◆ **Data supplied**:
--------------------------------
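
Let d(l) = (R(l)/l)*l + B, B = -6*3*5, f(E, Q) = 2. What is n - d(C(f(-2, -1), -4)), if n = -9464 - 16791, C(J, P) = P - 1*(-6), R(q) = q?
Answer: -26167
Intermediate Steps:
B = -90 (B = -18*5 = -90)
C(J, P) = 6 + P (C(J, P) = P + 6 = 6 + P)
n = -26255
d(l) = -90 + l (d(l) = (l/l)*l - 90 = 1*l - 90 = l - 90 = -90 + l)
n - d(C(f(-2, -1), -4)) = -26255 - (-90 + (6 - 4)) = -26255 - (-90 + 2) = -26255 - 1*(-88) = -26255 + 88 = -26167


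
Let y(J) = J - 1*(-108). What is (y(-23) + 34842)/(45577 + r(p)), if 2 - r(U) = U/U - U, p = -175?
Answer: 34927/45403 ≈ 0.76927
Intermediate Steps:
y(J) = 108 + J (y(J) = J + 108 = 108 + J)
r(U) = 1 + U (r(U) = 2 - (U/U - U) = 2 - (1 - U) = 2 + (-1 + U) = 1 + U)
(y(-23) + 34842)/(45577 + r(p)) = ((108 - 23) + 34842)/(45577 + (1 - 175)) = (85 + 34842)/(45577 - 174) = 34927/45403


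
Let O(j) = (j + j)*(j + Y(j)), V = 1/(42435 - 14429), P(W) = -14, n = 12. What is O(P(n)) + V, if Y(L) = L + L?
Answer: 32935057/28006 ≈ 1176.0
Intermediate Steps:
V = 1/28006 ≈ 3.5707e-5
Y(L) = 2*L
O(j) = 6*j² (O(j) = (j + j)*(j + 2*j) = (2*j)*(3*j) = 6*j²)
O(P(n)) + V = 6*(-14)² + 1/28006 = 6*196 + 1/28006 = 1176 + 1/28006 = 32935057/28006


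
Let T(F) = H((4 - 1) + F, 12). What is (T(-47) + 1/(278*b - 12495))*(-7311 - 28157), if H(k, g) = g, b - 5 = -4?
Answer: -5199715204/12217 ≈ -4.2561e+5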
--------------------------------
◆ **Problem requirements**: Only the lines from the one that holds "Answer: -26167" through the end of the records should appear in the answer, each restated exactly.

◆ **Response below**:
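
Answer: -26167
Intermediate Steps:
B = -90 (B = -18*5 = -90)
C(J, P) = 6 + P (C(J, P) = P + 6 = 6 + P)
n = -26255
d(l) = -90 + l (d(l) = (l/l)*l - 90 = 1*l - 90 = l - 90 = -90 + l)
n - d(C(f(-2, -1), -4)) = -26255 - (-90 + (6 - 4)) = -26255 - (-90 + 2) = -26255 - 1*(-88) = -26255 + 88 = -26167


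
Let y(J) = J - 1*(-108). What is (y(-23) + 34842)/(45577 + r(p)), if 2 - r(U) = U/U - U, p = -175?
Answer: 34927/45403 ≈ 0.76927
Intermediate Steps:
y(J) = 108 + J (y(J) = J + 108 = 108 + J)
r(U) = 1 + U (r(U) = 2 - (U/U - U) = 2 - (1 - U) = 2 + (-1 + U) = 1 + U)
(y(-23) + 34842)/(45577 + r(p)) = ((108 - 23) + 34842)/(45577 + (1 - 175)) = (85 + 34842)/(45577 - 174) = 34927/45403


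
Let O(j) = (j + j)*(j + Y(j)), V = 1/(42435 - 14429), P(W) = -14, n = 12. What is O(P(n)) + V, if Y(L) = L + L?
Answer: 32935057/28006 ≈ 1176.0
Intermediate Steps:
V = 1/28006 ≈ 3.5707e-5
Y(L) = 2*L
O(j) = 6*j² (O(j) = (j + j)*(j + 2*j) = (2*j)*(3*j) = 6*j²)
O(P(n)) + V = 6*(-14)² + 1/28006 = 6*196 + 1/28006 = 1176 + 1/28006 = 32935057/28006


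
Let T(F) = H((4 - 1) + F, 12). What is (T(-47) + 1/(278*b - 12495))*(-7311 - 28157), if H(k, g) = g, b - 5 = -4?
Answer: -5199715204/12217 ≈ -4.2561e+5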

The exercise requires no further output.